AIM OF THE EXERCISE |
In the records below, find the line containing "A pair of discrete random variables X, Y", then reproduce that line and every one after it to the end, exactly and alone.

──────── DATA SECTION ────────

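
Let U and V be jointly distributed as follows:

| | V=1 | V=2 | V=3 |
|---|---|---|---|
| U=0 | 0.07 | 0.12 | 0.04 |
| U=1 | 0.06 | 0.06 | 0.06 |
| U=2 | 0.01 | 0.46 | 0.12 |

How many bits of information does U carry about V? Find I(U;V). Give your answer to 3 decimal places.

0.171 bits

Marginals: p(U) = (0.2300, 0.1800, 0.5900), p(V) = (0.1400, 0.6400, 0.2200).
I(U;V) = Σ p(x,y)·log₂[p(x,y)/(p(x)p(y))].
  (0,1): 0.07·log₂(2.1739) = 0.0784
  (0,2): 0.12·log₂(0.8152) = -0.0354
  (0,3): 0.04·log₂(0.7905) = -0.0136
  (1,1): 0.06·log₂(2.3810) = 0.0751
  (1,2): 0.06·log₂(0.5208) = -0.0565
  (1,3): 0.06·log₂(1.5152) = 0.0360
  (2,1): 0.01·log₂(0.1211) = -0.0305
  (2,2): 0.46·log₂(1.2182) = 0.1310
  (2,3): 0.12·log₂(0.9245) = -0.0136
Sum = 0.171 bits.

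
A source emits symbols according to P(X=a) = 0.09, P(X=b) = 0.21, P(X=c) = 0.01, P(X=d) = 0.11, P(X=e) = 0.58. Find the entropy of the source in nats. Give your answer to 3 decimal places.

1.149 nats

H(X) = −Σ p·ln p.
  −(0.09)·ln(0.09) = 0.2167
  −(0.21)·ln(0.21) = 0.3277
  −(0.01)·ln(0.01) = 0.0461
  −(0.11)·ln(0.11) = 0.2428
  −(0.58)·ln(0.58) = 0.3159
Sum: 0.2167 + 0.3277 + 0.0461 + 0.2428 + 0.3159 = 1.149 nats.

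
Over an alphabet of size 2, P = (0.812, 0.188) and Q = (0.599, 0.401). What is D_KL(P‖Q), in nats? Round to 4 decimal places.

0.1046 nats

D(P‖Q) = Σ p·ln(p/q).
  0.812·ln(0.812/0.599) = 0.24704
  0.188·ln(0.188/0.401) = -0.14241
D(P‖Q) = 0.1046 nats.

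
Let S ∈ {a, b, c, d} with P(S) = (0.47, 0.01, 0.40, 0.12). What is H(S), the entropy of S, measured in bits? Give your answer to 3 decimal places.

H(S) = −Σ p·log₂ p.
  −(0.47)·log₂(0.47) = 0.5120
  −(0.01)·log₂(0.01) = 0.0664
  −(0.40)·log₂(0.40) = 0.5288
  −(0.12)·log₂(0.12) = 0.3671
Sum: 0.5120 + 0.0664 + 0.5288 + 0.3671 = 1.474 bits.

1.474 bits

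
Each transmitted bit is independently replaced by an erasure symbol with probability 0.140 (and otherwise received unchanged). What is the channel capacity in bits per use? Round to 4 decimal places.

0.8600 bits

Binary erasure channel: capacity C = 1 − ε.
C = 1 − 0.140 = 0.8600 bits per channel use.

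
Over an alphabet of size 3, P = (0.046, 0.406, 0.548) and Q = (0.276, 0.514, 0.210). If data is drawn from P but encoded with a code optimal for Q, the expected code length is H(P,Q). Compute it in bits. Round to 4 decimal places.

H(P,Q) = −Σ p·log₂ q.
  −0.046·log₂(0.276) = 0.08543
  −0.406·log₂(0.514) = 0.38982
  −0.548·log₂(0.210) = 1.23384
H(P,Q) = 1.7091 bits.

1.7091 bits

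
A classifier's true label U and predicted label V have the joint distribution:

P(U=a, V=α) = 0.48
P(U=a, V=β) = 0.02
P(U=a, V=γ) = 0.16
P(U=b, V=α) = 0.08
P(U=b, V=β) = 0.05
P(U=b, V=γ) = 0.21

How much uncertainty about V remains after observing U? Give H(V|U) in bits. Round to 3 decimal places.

1.100 bits

Chain rule: H(V|U) = H(U,V) − H(U).
Marginals: p(U) = (0.6600, 0.3400), p(V) = (0.5600, 0.0700, 0.3700).
H(U,V) = 2.0246 bits; H(U) = 0.9248 bits.
H(V|U) = 2.0246 − 0.9248 = 1.100 bits.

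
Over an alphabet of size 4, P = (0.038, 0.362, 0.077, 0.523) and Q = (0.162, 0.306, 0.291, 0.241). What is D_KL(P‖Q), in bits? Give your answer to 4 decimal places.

0.4452 bits

D(P‖Q) = Σ p·log₂(p/q).
  0.038·log₂(0.038/0.162) = -0.07949
  0.362·log₂(0.362/0.306) = 0.08777
  0.077·log₂(0.077/0.291) = -0.14769
  0.523·log₂(0.523/0.241) = 0.58460
D(P‖Q) = 0.4452 bits.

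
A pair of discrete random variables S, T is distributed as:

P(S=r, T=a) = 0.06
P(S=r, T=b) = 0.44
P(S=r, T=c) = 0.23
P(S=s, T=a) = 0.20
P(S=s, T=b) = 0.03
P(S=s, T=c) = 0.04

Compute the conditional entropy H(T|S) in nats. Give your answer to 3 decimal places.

0.841 nats

Chain rule: H(T|S) = H(S,T) − H(S).
Marginals: p(S) = (0.7300, 0.2700), p(T) = (0.2600, 0.4700, 0.2700).
H(S,T) = 1.4239 nats; H(S) = 0.5833 nats.
H(T|S) = 1.4239 − 0.5833 = 0.841 nats.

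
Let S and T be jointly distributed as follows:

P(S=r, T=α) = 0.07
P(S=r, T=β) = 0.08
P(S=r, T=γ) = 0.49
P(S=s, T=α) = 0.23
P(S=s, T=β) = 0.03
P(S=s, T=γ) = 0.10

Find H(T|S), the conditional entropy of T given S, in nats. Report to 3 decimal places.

Marginals: p(S) = (0.6400, 0.3600), p(T) = (0.3000, 0.1100, 0.5900).
H(T|S) = Σ p(S) · H(T|S=·).
  S=r: p=0.6400, H(T|S=r) = 0.7064
  S=s: p=0.3600, H(T|S=s) = 0.8491
Weighted sum = 0.758 nats.

0.758 nats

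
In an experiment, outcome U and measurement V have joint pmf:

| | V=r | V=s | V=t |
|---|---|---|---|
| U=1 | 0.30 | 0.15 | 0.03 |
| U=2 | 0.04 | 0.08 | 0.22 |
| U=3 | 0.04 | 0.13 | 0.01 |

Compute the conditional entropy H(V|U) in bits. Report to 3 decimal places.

1.193 bits

Marginals: p(U) = (0.4800, 0.3400, 0.1800), p(V) = (0.3800, 0.3600, 0.2600).
H(V|U) = Σ p(U) · H(V|U=·).
  U=1: p=0.4800, H(V|U=1) = 1.1982
  U=2: p=0.3400, H(V|U=2) = 1.2608
  U=3: p=0.1800, H(V|U=3) = 1.0529
Weighted sum = 1.193 bits.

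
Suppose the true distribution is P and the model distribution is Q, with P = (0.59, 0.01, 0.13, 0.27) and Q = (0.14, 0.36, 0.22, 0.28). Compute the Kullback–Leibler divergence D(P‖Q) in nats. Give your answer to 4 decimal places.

0.7347 nats

D(P‖Q) = Σ p·ln(p/q).
  0.59·ln(0.59/0.14) = 0.84870
  0.01·ln(0.01/0.36) = -0.03584
  0.13·ln(0.13/0.22) = -0.06839
  0.27·ln(0.27/0.28) = -0.00982
D(P‖Q) = 0.7347 nats.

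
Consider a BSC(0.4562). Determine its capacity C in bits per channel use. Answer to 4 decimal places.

0.0055 bits

Binary symmetric channel: C = 1 − h₂(ε) where h₂ is the binary entropy function.
h₂(0.4562) = −0.4562·log₂0.4562 − 0.5438·log₂0.5438 = 0.9945.
C = 1 − 0.9945 = 0.0055 bits per channel use.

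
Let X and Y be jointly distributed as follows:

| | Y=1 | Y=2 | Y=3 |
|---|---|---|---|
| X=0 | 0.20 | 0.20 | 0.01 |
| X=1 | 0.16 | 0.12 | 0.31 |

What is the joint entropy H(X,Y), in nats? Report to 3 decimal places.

1.601 nats

H(X,Y) = −Σ p(x,y)·ln p(x,y) over all 6 cells.
  cell (0,1): −0.20·ln0.20 = 0.3219
  cell (0,2): −0.20·ln0.20 = 0.3219
  cell (0,3): −0.01·ln0.01 = 0.0461
  cell (1,1): −0.16·ln0.16 = 0.2932
  cell (1,2): −0.12·ln0.12 = 0.2544
  cell (1,3): −0.31·ln0.31 = 0.3631
Sum = 1.601 nats.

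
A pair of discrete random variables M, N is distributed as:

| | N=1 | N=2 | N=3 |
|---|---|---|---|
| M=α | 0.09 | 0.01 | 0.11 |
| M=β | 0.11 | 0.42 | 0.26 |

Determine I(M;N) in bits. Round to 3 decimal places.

Marginals: p(M) = (0.2100, 0.7900), p(N) = (0.2000, 0.4300, 0.3700).
I(M;N) = Σ p(x,y)·log₂[p(x,y)/(p(x)p(y))].
  (α,1): 0.09·log₂(2.1429) = 0.0990
  (α,2): 0.01·log₂(0.1107) = -0.0317
  (α,3): 0.11·log₂(1.4157) = 0.0552
  (β,1): 0.11·log₂(0.6962) = -0.0575
  (β,2): 0.42·log₂(1.2364) = 0.1286
  (β,3): 0.26·log₂(0.8895) = -0.0439
Sum = 0.150 bits.

0.150 bits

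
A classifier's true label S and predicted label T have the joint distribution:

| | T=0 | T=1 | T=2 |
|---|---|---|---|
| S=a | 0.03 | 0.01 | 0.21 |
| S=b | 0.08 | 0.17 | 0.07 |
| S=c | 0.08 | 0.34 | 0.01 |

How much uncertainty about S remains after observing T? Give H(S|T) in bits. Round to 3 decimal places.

1.109 bits

Marginals: p(S) = (0.2500, 0.3200, 0.4300), p(T) = (0.1900, 0.5200, 0.2900).
H(S|T) = Σ p(T) · H(S|T=·).
  T=0: p=0.1900, H(S|T=0) = 1.4714
  T=1: p=0.5200, H(S|T=1) = 1.0377
  T=2: p=0.2900, H(S|T=2) = 0.9997
Weighted sum = 1.109 bits.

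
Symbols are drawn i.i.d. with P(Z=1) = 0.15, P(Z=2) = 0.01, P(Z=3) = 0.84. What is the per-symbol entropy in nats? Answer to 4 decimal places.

0.4771 nats

H(Z) = −Σ p·ln p.
  −(0.15)·ln(0.15) = 0.28457
  −(0.01)·ln(0.01) = 0.04605
  −(0.84)·ln(0.84) = 0.14646
Sum: 0.28457 + 0.04605 + 0.14646 = 0.4771 nats.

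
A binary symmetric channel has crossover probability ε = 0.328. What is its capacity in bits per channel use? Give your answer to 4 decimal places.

Binary symmetric channel: C = 1 − h₂(ε) where h₂ is the binary entropy function.
h₂(0.328) = −0.328·log₂0.328 − 0.672·log₂0.672 = 0.9129.
C = 1 − 0.9129 = 0.0871 bits per channel use.

0.0871 bits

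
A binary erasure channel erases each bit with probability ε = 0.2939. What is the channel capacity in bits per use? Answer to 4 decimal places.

Binary erasure channel: capacity C = 1 − ε.
C = 1 − 0.2939 = 0.7061 bits per channel use.

0.7061 bits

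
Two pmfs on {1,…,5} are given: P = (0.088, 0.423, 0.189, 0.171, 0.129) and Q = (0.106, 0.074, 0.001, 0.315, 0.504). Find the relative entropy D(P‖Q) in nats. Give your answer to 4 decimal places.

1.4315 nats

D(P‖Q) = Σ p·ln(p/q).
  0.088·ln(0.088/0.106) = -0.01638
  0.423·ln(0.423/0.074) = 0.73742
  0.189·ln(0.189/0.001) = 0.99069
  0.171·ln(0.171/0.315) = -0.10447
  0.129·ln(0.129/0.504) = -0.17580
D(P‖Q) = 1.4315 nats.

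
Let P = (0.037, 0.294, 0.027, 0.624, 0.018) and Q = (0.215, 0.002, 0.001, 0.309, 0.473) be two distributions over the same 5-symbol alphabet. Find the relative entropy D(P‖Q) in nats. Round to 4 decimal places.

1.8708 nats

D(P‖Q) = Σ p·ln(p/q).
  0.037·ln(0.037/0.215) = -0.06511
  0.294·ln(0.294/0.002) = 1.46719
  0.027·ln(0.027/0.001) = 0.08899
  0.624·ln(0.624/0.309) = 0.43855
  0.018·ln(0.018/0.473) = -0.05884
D(P‖Q) = 1.8708 nats.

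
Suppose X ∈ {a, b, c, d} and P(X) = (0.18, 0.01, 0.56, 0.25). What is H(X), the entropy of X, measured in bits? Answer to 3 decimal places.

H(X) = −Σ p·log₂ p.
  −(0.18)·log₂(0.18) = 0.4453
  −(0.01)·log₂(0.01) = 0.0664
  −(0.56)·log₂(0.56) = 0.4684
  −(0.25)·log₂(0.25) = 0.5000
Sum: 0.4453 + 0.0664 + 0.4684 + 0.5000 = 1.480 bits.

1.480 bits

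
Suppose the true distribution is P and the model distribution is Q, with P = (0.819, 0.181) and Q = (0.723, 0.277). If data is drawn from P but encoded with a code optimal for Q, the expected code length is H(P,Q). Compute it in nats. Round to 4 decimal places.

H(P,Q) = −Σ p·ln q.
  −0.819·ln(0.723) = 0.26564
  −0.181·ln(0.277) = 0.23236
H(P,Q) = 0.4980 nats.

0.4980 nats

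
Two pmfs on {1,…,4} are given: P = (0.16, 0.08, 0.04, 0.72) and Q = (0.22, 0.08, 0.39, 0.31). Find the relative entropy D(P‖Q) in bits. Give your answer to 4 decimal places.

0.6704 bits

D(P‖Q) = Σ p·log₂(p/q).
  0.16·log₂(0.16/0.22) = -0.07351
  0.08·log₂(0.08/0.08) = 0.00000
  0.04·log₂(0.04/0.39) = -0.13142
  0.72·log₂(0.72/0.31) = 0.87532
D(P‖Q) = 0.6704 bits.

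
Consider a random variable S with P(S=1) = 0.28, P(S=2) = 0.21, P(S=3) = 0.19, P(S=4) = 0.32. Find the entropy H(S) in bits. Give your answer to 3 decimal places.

1.968 bits

H(S) = −Σ p·log₂ p.
  −(0.28)·log₂(0.28) = 0.5142
  −(0.21)·log₂(0.21) = 0.4728
  −(0.19)·log₂(0.19) = 0.4552
  −(0.32)·log₂(0.32) = 0.5260
Sum: 0.5142 + 0.4728 + 0.4552 + 0.5260 = 1.968 bits.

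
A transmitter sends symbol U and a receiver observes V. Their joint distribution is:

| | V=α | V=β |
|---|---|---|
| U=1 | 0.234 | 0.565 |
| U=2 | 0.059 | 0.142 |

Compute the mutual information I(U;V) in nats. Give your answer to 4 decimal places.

0.0000 nats

Marginals: p(U) = (0.7990, 0.2010), p(V) = (0.2930, 0.7070).
I(U;V) = H(U) + H(V) − H(U,V).
H(U) = 0.5018, H(V) = 0.6048, H(U,V) = 1.1066.
I(U;V) = 0.5018 + 0.6048 − 1.1066 = 0.0000 nats.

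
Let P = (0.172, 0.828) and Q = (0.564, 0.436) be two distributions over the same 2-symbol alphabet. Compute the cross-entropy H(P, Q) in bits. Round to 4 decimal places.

1.1337 bits

H(P,Q) = −Σ p·log₂ q.
  −0.172·log₂(0.564) = 0.14211
  −0.828·log₂(0.436) = 0.99161
H(P,Q) = 1.1337 bits.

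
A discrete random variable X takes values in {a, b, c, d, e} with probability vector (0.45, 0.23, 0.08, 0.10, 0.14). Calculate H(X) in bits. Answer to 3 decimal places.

2.027 bits

H(X) = −Σ p·log₂ p.
  −(0.45)·log₂(0.45) = 0.5184
  −(0.23)·log₂(0.23) = 0.4877
  −(0.08)·log₂(0.08) = 0.2915
  −(0.10)·log₂(0.10) = 0.3322
  −(0.14)·log₂(0.14) = 0.3971
Sum: 0.5184 + 0.4877 + 0.2915 + 0.3322 + 0.3971 = 2.027 bits.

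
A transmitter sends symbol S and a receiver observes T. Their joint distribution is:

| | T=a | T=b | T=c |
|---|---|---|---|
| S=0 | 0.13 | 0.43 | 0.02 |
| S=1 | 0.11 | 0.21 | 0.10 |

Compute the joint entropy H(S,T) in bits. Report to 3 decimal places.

2.174 bits

H(S,T) = −Σ p(x,y)·log₂ p(x,y) over all 6 cells.
  cell (0,a): −0.13·log₂0.13 = 0.3826
  cell (0,b): −0.43·log₂0.43 = 0.5236
  cell (0,c): −0.02·log₂0.02 = 0.1129
  cell (1,a): −0.11·log₂0.11 = 0.3503
  cell (1,b): −0.21·log₂0.21 = 0.4728
  cell (1,c): −0.10·log₂0.10 = 0.3322
Sum = 2.174 bits.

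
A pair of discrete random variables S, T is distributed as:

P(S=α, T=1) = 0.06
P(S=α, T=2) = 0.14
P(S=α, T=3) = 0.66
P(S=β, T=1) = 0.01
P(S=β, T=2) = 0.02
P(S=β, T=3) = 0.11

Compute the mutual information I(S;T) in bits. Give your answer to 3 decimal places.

Marginals: p(S) = (0.8600, 0.1400), p(T) = (0.0700, 0.1600, 0.7700).
I(S;T) = H(S) + H(T) − H(S,T).
H(S) = 0.5842, H(T) = 0.9819, H(S,T) = 1.5659.
I(S;T) = 0.5842 + 0.9819 − 1.5659 = 0.000 bits.

0.000 bits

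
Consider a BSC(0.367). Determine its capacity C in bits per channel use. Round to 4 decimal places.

0.0517 bits

Binary symmetric channel: C = 1 − h₂(ε) where h₂ is the binary entropy function.
h₂(0.367) = −0.367·log₂0.367 − 0.633·log₂0.633 = 0.9483.
C = 1 − 0.9483 = 0.0517 bits per channel use.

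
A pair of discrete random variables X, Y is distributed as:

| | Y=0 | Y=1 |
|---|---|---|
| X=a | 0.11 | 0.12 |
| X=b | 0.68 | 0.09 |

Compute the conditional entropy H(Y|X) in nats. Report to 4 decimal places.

0.4369 nats

Marginals: p(X) = (0.2300, 0.7700), p(Y) = (0.7900, 0.2100).
H(Y|X) = Σ p(X) · H(Y|X=·).
  X=a: p=0.2300, H(Y|X=a) = 0.6922
  X=b: p=0.7700, H(Y|X=b) = 0.3607
Weighted sum = 0.4369 nats.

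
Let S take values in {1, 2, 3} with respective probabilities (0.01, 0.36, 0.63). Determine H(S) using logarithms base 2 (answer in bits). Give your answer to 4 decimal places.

H(S) = −Σ p·log₂ p.
  −(0.01)·log₂(0.01) = 0.06644
  −(0.36)·log₂(0.36) = 0.53062
  −(0.63)·log₂(0.63) = 0.41994
Sum: 0.06644 + 0.53062 + 0.41994 = 1.0170 bits.

1.0170 bits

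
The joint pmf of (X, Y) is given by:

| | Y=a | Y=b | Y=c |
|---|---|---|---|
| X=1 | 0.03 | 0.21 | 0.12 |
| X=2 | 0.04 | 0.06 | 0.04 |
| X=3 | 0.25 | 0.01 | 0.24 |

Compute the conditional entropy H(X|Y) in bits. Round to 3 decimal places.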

────────

SOLVED PROBLEM |
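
A pair of discrete random variables X, Y is distributed as:

| | Y=0 | Y=1 |
|---|---|---|
| X=a | 0.11 | 0.12 |
| X=b | 0.68 | 0.09 |

Compute the conditional entropy H(Y|X) in nats. Report to 4 decimal places.

0.4369 nats

Marginals: p(X) = (0.2300, 0.7700), p(Y) = (0.7900, 0.2100).
H(Y|X) = Σ p(X) · H(Y|X=·).
  X=a: p=0.2300, H(Y|X=a) = 0.6922
  X=b: p=0.7700, H(Y|X=b) = 0.3607
Weighted sum = 0.4369 nats.

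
Let S take values in {1, 2, 3} with respective probabilities (0.01, 0.36, 0.63). Determine H(S) using logarithms base 2 (answer in bits). Give your answer to 4 decimal places.

H(S) = −Σ p·log₂ p.
  −(0.01)·log₂(0.01) = 0.06644
  −(0.36)·log₂(0.36) = 0.53062
  −(0.63)·log₂(0.63) = 0.41994
Sum: 0.06644 + 0.53062 + 0.41994 = 1.0170 bits.

1.0170 bits

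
The joint pmf of (X, Y) is given by:

| | Y=a | Y=b | Y=c |
|---|---|---|---|
| X=1 | 0.03 | 0.21 | 0.12 |
| X=2 | 0.04 | 0.06 | 0.04 |
| X=3 | 0.25 | 0.01 | 0.24 |

Compute the conditional entropy H(X|Y) in bits. Round to 3 decimal places.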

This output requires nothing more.